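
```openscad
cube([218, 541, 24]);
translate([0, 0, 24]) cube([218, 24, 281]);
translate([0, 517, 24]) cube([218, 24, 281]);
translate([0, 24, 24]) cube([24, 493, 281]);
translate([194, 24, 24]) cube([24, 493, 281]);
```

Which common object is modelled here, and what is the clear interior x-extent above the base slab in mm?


An open box. The internal width is 170 mm.

A 218×541 base slab with four walls standing on it — an open box. The base is 218 mm wide and the walls are 24 mm thick, so the internal width is 218 − 2 × 24 = 170 mm.


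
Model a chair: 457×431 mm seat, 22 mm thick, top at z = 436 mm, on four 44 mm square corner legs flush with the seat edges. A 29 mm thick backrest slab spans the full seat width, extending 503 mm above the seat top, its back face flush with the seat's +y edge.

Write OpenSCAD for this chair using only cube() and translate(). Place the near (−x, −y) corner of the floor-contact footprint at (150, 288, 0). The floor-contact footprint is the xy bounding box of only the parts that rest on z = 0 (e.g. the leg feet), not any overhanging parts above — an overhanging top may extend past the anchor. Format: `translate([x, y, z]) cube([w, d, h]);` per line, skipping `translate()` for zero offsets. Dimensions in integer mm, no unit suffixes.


translate([150, 288, 414]) cube([457, 431, 22]);
translate([150, 288, 0]) cube([44, 44, 414]);
translate([563, 288, 0]) cube([44, 44, 414]);
translate([150, 675, 0]) cube([44, 44, 414]);
translate([563, 675, 0]) cube([44, 44, 414]);
translate([150, 690, 436]) cube([457, 29, 503]);


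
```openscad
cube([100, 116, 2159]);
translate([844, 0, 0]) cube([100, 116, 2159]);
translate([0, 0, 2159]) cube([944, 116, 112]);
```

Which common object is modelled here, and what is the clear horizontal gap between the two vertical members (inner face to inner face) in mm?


A door frame. The clear opening width is 744 mm.

Two 2159 mm tall posts with a header on top — a door frame. The left jamb is 100 mm wide at x = 0; the right jamb starts at x = 844. The clear opening is 844 − 100 = 744 mm.


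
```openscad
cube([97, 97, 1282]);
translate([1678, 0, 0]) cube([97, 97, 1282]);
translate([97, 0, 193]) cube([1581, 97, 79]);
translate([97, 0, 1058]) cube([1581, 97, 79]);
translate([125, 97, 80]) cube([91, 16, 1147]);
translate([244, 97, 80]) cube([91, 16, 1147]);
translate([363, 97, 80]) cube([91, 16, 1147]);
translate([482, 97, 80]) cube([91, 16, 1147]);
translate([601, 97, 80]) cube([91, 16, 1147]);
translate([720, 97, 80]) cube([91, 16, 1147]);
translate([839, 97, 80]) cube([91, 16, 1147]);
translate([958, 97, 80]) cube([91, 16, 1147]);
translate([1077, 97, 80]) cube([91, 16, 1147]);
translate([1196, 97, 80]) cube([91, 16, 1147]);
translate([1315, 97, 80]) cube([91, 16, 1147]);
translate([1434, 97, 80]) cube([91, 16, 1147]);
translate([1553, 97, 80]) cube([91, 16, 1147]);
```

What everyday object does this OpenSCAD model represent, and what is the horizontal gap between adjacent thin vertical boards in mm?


A fence section. The picket gap is 28 mm.

Two posts, two rails, 13 pickets — a fence section. Span 1581 mm holds 13 pickets of 91 mm with 14 equal gaps: ⌊(1581 − 13·91) / 14⌋ = 28 mm.


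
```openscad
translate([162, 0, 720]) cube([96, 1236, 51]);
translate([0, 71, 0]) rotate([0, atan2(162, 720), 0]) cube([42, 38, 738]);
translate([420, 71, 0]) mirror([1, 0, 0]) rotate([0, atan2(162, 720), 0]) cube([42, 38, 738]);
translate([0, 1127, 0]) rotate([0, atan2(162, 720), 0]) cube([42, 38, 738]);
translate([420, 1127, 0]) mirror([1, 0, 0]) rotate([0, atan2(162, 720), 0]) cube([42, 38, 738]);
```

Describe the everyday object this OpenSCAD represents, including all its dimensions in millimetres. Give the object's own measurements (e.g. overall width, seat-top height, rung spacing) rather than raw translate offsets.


A sawhorse. A 96×1236×51 mm beam (x, y, z) sits on two A-frame leg pairs. Each pair is two raked legs of 42×38 mm section (38 mm along y) splaying symmetrically in x. Each leg rises 720 mm vertically over 162 mm of horizontal reach and is 738 mm long along its own axis. Every leg's outer bottom edge rests on the floor and its outer top edge meets a bottom edge of the beam — the left legs (tilting toward +x) meet the beam's −x bottom edge, the right legs (their mirror images, tilting toward −x) meet its +x bottom edge — so the leg tops tuck under the beam, the beam's underside is 720 mm above the floor, and the feet are 420 mm apart outside-to-outside with the beam centred between them. The two leg pairs are set in 71 mm from either end of the beam.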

########################################

» Work item
When you answer, return the records above exactly as they stand.

» Task response
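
```openscad
cube([218, 541, 24]);
translate([0, 0, 24]) cube([218, 24, 281]);
translate([0, 517, 24]) cube([218, 24, 281]);
translate([0, 24, 24]) cube([24, 493, 281]);
translate([194, 24, 24]) cube([24, 493, 281]);
```

Which common object is modelled here, and what is the clear interior x-extent above the base slab in mm?


An open box. The internal width is 170 mm.

A 218×541 base slab with four walls standing on it — an open box. The base is 218 mm wide and the walls are 24 mm thick, so the internal width is 218 − 2 × 24 = 170 mm.


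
Model a chair: 457×431 mm seat, 22 mm thick, top at z = 436 mm, on four 44 mm square corner legs flush with the seat edges. A 29 mm thick backrest slab spans the full seat width, extending 503 mm above the seat top, its back face flush with the seat's +y edge.

Write OpenSCAD for this chair using only cube() and translate(). Place the near (−x, −y) corner of the floor-contact footprint at (150, 288, 0). The floor-contact footprint is the xy bounding box of only the parts that rest on z = 0 (e.g. the leg feet), not any overhanging parts above — an overhanging top may extend past the anchor. Format: `translate([x, y, z]) cube([w, d, h]);` per line, skipping `translate()` for zero offsets. Dimensions in integer mm, no unit suffixes.


translate([150, 288, 414]) cube([457, 431, 22]);
translate([150, 288, 0]) cube([44, 44, 414]);
translate([563, 288, 0]) cube([44, 44, 414]);
translate([150, 675, 0]) cube([44, 44, 414]);
translate([563, 675, 0]) cube([44, 44, 414]);
translate([150, 690, 436]) cube([457, 29, 503]);


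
```openscad
cube([100, 116, 2159]);
translate([844, 0, 0]) cube([100, 116, 2159]);
translate([0, 0, 2159]) cube([944, 116, 112]);
```

Which common object is modelled here, and what is the clear horizontal gap between the two vertical members (inner face to inner face) in mm?


A door frame. The clear opening width is 744 mm.

Two 2159 mm tall posts with a header on top — a door frame. The left jamb is 100 mm wide at x = 0; the right jamb starts at x = 844. The clear opening is 844 − 100 = 744 mm.


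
```openscad
cube([97, 97, 1282]);
translate([1678, 0, 0]) cube([97, 97, 1282]);
translate([97, 0, 193]) cube([1581, 97, 79]);
translate([97, 0, 1058]) cube([1581, 97, 79]);
translate([125, 97, 80]) cube([91, 16, 1147]);
translate([244, 97, 80]) cube([91, 16, 1147]);
translate([363, 97, 80]) cube([91, 16, 1147]);
translate([482, 97, 80]) cube([91, 16, 1147]);
translate([601, 97, 80]) cube([91, 16, 1147]);
translate([720, 97, 80]) cube([91, 16, 1147]);
translate([839, 97, 80]) cube([91, 16, 1147]);
translate([958, 97, 80]) cube([91, 16, 1147]);
translate([1077, 97, 80]) cube([91, 16, 1147]);
translate([1196, 97, 80]) cube([91, 16, 1147]);
translate([1315, 97, 80]) cube([91, 16, 1147]);
translate([1434, 97, 80]) cube([91, 16, 1147]);
translate([1553, 97, 80]) cube([91, 16, 1147]);
```

What everyday object does this OpenSCAD model represent, and what is the horizontal gap between adjacent thin vertical boards in mm?


A fence section. The picket gap is 28 mm.

Two posts, two rails, 13 pickets — a fence section. Span 1581 mm holds 13 pickets of 91 mm with 14 equal gaps: ⌊(1581 − 13·91) / 14⌋ = 28 mm.


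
```openscad
translate([162, 0, 720]) cube([96, 1236, 51]);
translate([0, 71, 0]) rotate([0, atan2(162, 720), 0]) cube([42, 38, 738]);
translate([420, 71, 0]) mirror([1, 0, 0]) rotate([0, atan2(162, 720), 0]) cube([42, 38, 738]);
translate([0, 1127, 0]) rotate([0, atan2(162, 720), 0]) cube([42, 38, 738]);
translate([420, 1127, 0]) mirror([1, 0, 0]) rotate([0, atan2(162, 720), 0]) cube([42, 38, 738]);
```

Describe the everyday object this OpenSCAD represents, including all its dimensions in millimetres. Give the object's own measurements (e.g. overall width, seat-top height, rung spacing) rather than raw translate offsets.


A sawhorse. A 96×1236×51 mm beam (x, y, z) sits on two A-frame leg pairs. Each pair is two raked legs of 42×38 mm section (38 mm along y) splaying symmetrically in x. Each leg rises 720 mm vertically over 162 mm of horizontal reach and is 738 mm long along its own axis. Every leg's outer bottom edge rests on the floor and its outer top edge meets a bottom edge of the beam — the left legs (tilting toward +x) meet the beam's −x bottom edge, the right legs (their mirror images, tilting toward −x) meet its +x bottom edge — so the leg tops tuck under the beam, the beam's underside is 720 mm above the floor, and the feet are 420 mm apart outside-to-outside with the beam centred between them. The two leg pairs are set in 71 mm from either end of the beam.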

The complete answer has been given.